* About this task:
Having found the line containing "For h(y) = −3y^2" in the data below, reproduce that line and each one after it to the end, exactly, and include nothing else.

(Stored data)
....................

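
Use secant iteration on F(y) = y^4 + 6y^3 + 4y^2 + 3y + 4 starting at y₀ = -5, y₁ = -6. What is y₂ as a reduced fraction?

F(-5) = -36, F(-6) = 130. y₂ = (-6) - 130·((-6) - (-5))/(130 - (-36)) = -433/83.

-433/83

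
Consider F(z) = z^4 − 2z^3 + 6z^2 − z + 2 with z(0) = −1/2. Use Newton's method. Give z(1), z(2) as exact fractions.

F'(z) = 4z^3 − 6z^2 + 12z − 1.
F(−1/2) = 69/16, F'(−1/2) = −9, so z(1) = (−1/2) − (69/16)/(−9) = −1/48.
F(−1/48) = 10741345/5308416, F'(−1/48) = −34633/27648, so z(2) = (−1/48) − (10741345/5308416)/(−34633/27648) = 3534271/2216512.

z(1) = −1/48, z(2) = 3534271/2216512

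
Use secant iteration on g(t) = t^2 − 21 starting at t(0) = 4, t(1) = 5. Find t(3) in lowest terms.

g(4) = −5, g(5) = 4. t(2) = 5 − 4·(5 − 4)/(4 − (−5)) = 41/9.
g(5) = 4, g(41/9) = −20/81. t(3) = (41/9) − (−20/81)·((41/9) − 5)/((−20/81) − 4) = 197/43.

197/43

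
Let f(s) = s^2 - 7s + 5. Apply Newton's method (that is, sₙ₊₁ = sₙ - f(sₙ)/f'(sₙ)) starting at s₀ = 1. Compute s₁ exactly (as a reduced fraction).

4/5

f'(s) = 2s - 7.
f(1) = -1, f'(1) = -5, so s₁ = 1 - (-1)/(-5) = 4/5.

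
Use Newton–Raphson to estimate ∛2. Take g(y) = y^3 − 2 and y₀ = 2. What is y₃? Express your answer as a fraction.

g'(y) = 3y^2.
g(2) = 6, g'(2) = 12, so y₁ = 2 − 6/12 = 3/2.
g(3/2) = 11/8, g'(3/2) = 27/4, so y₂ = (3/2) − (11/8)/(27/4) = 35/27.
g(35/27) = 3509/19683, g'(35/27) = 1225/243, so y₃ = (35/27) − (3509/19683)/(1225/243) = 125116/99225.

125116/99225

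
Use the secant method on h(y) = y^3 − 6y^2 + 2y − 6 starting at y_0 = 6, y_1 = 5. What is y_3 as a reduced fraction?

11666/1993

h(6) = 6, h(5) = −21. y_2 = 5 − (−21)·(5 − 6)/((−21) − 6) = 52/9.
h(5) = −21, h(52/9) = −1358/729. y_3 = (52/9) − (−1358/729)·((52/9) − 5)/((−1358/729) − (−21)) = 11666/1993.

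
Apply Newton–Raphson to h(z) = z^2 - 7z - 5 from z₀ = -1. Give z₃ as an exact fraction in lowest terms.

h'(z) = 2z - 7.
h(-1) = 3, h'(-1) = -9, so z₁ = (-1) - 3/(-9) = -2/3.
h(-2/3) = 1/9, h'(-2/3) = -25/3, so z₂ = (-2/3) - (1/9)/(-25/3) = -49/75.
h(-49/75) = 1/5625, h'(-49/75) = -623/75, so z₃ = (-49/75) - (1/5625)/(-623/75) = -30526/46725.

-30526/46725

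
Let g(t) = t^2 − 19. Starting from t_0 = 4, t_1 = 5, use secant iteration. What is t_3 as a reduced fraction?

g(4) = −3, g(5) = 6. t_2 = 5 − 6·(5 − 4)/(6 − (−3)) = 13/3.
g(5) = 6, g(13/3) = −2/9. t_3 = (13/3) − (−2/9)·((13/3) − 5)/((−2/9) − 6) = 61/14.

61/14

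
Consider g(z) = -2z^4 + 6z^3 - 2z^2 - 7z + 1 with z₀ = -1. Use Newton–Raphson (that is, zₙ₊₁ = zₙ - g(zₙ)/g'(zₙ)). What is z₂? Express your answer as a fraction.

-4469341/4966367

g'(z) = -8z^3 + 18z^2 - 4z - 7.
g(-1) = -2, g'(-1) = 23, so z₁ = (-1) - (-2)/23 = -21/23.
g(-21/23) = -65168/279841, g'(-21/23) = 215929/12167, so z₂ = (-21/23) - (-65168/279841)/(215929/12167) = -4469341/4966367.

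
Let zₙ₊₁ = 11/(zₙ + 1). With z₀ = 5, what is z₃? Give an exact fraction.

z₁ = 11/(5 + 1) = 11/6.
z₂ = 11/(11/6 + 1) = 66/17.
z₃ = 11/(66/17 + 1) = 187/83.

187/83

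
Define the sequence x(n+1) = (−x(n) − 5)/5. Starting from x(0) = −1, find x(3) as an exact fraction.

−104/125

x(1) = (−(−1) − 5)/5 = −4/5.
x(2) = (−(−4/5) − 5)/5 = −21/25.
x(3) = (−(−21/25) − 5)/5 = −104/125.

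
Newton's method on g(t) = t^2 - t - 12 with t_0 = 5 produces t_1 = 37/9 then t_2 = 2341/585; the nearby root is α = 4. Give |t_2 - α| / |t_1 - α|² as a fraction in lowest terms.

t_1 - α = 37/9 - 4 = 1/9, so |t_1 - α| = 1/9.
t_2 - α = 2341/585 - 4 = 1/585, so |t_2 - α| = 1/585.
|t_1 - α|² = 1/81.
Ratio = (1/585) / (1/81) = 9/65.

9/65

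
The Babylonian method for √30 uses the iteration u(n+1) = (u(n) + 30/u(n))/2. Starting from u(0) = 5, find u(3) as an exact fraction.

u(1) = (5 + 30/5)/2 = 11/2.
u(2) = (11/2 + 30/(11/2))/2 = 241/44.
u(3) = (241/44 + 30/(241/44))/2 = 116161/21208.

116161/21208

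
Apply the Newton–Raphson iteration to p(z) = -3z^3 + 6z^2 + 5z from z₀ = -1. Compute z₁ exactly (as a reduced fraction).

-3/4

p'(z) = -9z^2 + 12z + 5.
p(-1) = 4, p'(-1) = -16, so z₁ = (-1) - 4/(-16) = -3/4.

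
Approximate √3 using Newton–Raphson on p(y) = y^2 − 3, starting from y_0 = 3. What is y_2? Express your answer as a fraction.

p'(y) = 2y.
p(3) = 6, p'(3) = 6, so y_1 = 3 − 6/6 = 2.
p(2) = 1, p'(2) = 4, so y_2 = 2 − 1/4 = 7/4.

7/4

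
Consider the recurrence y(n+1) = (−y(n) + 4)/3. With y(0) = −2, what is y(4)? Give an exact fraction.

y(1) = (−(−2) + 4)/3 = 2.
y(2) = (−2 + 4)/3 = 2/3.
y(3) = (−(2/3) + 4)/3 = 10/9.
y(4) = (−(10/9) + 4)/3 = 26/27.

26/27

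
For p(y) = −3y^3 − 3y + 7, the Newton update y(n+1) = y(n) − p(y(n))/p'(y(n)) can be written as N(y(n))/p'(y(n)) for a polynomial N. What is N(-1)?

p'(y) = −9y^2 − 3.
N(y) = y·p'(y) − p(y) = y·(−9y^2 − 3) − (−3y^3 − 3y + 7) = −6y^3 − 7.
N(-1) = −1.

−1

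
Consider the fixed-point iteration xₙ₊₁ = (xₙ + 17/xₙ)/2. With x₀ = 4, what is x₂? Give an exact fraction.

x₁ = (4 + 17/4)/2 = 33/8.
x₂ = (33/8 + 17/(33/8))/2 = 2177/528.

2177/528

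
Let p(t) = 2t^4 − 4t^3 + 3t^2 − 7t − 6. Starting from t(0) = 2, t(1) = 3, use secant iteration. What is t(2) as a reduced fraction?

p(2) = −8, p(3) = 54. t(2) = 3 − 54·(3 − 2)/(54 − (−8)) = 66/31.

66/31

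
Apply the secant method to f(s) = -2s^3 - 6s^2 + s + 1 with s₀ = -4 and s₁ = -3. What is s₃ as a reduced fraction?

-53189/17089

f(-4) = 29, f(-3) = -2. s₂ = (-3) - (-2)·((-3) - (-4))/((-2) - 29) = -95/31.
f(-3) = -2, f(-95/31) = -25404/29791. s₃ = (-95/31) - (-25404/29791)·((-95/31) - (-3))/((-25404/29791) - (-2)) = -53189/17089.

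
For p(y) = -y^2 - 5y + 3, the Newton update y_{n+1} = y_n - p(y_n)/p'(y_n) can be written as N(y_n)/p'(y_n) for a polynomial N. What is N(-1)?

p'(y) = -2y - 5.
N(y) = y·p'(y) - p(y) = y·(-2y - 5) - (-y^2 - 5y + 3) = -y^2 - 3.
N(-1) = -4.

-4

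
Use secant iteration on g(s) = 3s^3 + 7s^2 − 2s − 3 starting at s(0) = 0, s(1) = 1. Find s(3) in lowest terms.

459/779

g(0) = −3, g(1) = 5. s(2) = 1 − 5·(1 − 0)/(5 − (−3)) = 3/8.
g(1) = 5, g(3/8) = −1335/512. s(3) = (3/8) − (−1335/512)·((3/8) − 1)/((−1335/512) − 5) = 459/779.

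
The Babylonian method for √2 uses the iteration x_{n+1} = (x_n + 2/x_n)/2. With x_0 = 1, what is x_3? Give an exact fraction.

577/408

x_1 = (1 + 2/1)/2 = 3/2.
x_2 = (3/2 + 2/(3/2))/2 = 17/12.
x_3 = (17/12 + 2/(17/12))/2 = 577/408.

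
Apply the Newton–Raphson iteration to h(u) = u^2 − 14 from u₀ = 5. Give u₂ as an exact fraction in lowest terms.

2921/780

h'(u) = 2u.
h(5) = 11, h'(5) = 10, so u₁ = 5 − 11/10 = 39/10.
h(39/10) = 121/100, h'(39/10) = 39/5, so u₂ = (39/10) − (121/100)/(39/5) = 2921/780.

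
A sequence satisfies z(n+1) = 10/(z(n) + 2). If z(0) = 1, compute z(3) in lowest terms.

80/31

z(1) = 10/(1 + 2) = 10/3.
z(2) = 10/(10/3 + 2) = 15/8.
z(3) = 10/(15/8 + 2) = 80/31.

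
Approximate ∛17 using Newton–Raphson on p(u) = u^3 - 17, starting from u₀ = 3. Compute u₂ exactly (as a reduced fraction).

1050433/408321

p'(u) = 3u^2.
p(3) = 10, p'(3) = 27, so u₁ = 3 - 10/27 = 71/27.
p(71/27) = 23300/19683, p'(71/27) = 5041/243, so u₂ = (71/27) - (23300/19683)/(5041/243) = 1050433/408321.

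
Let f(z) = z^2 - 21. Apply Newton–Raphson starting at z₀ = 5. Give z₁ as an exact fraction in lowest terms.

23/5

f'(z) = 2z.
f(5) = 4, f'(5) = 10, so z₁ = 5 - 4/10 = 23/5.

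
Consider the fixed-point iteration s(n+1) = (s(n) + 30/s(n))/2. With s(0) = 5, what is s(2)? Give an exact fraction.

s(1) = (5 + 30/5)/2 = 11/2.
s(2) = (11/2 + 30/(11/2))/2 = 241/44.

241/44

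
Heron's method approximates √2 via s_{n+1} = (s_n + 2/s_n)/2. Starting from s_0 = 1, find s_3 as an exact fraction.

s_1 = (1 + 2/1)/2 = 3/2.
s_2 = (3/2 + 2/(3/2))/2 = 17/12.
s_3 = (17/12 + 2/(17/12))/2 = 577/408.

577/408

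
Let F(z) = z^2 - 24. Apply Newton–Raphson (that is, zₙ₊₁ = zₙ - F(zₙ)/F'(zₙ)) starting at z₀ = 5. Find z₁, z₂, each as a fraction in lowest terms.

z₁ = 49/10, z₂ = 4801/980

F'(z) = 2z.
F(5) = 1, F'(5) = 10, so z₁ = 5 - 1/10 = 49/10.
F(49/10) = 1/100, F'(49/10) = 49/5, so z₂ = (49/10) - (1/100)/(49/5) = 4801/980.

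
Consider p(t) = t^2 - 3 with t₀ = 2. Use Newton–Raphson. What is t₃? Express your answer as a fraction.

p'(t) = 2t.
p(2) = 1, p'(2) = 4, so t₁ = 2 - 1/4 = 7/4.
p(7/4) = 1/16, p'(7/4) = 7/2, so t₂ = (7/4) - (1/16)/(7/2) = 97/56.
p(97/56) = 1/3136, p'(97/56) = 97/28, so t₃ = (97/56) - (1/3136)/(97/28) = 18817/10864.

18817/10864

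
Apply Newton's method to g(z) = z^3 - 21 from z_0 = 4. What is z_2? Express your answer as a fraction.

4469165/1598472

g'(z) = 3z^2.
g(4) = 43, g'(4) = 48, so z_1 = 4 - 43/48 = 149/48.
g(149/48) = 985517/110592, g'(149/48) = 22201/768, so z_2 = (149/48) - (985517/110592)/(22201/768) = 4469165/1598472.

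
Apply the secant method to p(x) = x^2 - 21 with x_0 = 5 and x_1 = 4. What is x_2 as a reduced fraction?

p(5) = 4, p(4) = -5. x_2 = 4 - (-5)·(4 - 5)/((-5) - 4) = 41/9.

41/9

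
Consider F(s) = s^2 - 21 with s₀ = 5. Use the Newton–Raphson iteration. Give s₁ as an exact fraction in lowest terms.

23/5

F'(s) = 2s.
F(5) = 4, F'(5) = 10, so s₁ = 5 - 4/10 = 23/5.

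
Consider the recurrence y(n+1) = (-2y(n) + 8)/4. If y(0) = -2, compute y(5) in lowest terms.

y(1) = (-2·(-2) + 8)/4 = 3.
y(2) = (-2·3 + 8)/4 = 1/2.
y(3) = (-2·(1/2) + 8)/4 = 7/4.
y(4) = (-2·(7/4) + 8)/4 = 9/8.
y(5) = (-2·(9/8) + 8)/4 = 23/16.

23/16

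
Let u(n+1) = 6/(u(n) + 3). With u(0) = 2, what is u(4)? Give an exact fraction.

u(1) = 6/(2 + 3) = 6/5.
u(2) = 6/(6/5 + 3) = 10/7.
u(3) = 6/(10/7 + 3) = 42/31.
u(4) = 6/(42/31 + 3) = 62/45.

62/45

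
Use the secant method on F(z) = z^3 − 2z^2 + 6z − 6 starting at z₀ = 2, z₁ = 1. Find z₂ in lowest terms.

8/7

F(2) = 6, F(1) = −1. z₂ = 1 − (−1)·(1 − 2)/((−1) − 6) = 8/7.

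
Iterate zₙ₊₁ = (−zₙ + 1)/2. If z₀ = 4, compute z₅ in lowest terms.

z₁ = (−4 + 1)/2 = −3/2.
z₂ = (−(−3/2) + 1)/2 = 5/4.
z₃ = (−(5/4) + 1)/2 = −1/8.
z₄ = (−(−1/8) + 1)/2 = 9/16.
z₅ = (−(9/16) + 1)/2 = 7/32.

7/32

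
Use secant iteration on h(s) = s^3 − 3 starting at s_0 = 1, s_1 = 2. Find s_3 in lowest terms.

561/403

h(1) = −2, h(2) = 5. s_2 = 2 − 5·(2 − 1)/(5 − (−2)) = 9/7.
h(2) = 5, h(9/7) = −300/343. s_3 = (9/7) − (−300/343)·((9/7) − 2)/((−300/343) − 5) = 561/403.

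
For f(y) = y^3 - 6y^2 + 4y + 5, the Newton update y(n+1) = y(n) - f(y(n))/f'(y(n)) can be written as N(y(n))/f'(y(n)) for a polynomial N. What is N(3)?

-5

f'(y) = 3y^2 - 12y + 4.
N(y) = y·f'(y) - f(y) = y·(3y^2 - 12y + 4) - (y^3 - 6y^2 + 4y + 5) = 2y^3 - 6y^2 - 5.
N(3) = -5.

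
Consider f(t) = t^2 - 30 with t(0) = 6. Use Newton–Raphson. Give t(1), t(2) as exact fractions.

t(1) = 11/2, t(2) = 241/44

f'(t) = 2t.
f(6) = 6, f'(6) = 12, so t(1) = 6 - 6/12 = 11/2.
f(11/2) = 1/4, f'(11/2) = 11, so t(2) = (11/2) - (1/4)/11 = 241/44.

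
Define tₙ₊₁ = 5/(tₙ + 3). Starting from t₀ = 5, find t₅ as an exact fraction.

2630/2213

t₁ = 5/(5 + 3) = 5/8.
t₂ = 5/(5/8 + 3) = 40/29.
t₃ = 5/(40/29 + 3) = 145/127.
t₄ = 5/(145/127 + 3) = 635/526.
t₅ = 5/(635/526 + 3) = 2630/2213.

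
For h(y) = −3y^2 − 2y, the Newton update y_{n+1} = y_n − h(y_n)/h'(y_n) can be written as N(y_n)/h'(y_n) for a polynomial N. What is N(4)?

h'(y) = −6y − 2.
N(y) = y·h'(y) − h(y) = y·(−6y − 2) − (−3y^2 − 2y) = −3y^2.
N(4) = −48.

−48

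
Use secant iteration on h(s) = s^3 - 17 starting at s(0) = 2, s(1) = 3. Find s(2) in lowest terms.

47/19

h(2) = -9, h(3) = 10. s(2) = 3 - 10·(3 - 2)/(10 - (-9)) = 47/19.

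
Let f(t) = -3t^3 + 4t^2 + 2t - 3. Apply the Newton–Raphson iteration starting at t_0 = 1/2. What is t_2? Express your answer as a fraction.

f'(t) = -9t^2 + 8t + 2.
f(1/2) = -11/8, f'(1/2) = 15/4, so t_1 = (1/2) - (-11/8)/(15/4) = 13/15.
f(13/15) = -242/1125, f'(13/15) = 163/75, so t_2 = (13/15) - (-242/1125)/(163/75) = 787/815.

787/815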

....................

* Response area:
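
For h(y) = −3y^2 − 2y, the Newton update y_{n+1} = y_n − h(y_n)/h'(y_n) can be written as N(y_n)/h'(y_n) for a polynomial N. What is N(4)?

h'(y) = −6y − 2.
N(y) = y·h'(y) − h(y) = y·(−6y − 2) − (−3y^2 − 2y) = −3y^2.
N(4) = −48.

−48

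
Use secant iteration on h(s) = s^3 - 17 starting at s(0) = 2, s(1) = 3. Find s(2) in lowest terms.

47/19

h(2) = -9, h(3) = 10. s(2) = 3 - 10·(3 - 2)/(10 - (-9)) = 47/19.

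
Let f(t) = -3t^3 + 4t^2 + 2t - 3. Apply the Newton–Raphson iteration starting at t_0 = 1/2. What is t_2? Express your answer as a fraction.

f'(t) = -9t^2 + 8t + 2.
f(1/2) = -11/8, f'(1/2) = 15/4, so t_1 = (1/2) - (-11/8)/(15/4) = 13/15.
f(13/15) = -242/1125, f'(13/15) = 163/75, so t_2 = (13/15) - (-242/1125)/(163/75) = 787/815.

787/815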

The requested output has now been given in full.